TASK INSTRUCTIONS » Check the material that follows for the word "grade" and say how many lines contain it, with no other words.

▼

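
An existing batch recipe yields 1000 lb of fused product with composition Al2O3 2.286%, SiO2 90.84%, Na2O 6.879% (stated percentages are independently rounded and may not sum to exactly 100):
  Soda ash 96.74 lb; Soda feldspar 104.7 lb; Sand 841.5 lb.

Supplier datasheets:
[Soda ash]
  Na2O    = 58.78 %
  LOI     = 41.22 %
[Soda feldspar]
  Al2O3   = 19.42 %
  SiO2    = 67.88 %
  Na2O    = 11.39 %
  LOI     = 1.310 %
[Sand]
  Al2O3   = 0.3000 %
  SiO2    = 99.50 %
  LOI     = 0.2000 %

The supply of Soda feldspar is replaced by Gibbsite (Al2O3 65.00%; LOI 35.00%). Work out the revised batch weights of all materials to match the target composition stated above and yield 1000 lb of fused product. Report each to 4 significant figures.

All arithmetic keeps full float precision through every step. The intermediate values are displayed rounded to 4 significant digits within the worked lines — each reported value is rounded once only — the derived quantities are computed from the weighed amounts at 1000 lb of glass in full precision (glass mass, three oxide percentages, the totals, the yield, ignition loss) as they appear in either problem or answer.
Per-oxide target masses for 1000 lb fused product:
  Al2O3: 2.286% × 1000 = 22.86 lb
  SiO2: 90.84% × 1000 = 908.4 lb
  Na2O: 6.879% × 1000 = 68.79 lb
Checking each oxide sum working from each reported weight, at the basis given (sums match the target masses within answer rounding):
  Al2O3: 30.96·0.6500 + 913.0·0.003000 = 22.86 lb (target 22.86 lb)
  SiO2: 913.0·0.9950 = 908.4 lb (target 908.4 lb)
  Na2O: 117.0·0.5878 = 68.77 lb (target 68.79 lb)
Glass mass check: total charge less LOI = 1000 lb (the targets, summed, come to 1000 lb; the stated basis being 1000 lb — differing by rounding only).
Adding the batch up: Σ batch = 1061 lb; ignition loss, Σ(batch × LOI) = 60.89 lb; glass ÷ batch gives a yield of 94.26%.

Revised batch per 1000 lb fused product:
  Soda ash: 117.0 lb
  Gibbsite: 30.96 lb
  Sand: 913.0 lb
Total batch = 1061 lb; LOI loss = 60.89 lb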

▲
▼

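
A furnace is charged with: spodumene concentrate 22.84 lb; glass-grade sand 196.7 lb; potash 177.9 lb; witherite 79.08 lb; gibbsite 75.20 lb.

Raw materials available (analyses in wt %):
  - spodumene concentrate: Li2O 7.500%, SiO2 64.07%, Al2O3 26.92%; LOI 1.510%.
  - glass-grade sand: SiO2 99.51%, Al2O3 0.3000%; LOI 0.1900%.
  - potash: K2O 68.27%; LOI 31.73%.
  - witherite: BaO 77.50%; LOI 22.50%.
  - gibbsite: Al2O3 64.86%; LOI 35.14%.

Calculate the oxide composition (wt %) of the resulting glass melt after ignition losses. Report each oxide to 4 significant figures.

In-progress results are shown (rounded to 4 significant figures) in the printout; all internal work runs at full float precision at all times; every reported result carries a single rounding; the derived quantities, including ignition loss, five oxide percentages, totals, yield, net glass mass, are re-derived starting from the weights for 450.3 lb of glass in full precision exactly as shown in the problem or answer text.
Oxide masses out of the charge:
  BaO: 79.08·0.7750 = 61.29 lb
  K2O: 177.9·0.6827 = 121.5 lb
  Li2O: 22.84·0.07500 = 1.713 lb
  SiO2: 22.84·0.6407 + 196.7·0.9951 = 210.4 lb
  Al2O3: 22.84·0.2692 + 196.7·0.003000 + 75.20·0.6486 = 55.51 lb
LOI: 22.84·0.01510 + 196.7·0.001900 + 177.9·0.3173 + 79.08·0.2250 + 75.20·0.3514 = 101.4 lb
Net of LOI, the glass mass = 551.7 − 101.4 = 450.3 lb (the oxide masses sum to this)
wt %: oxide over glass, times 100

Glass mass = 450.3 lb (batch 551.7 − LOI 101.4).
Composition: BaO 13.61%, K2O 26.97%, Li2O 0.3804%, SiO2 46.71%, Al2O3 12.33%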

▲

OUTPUT BELOW » 2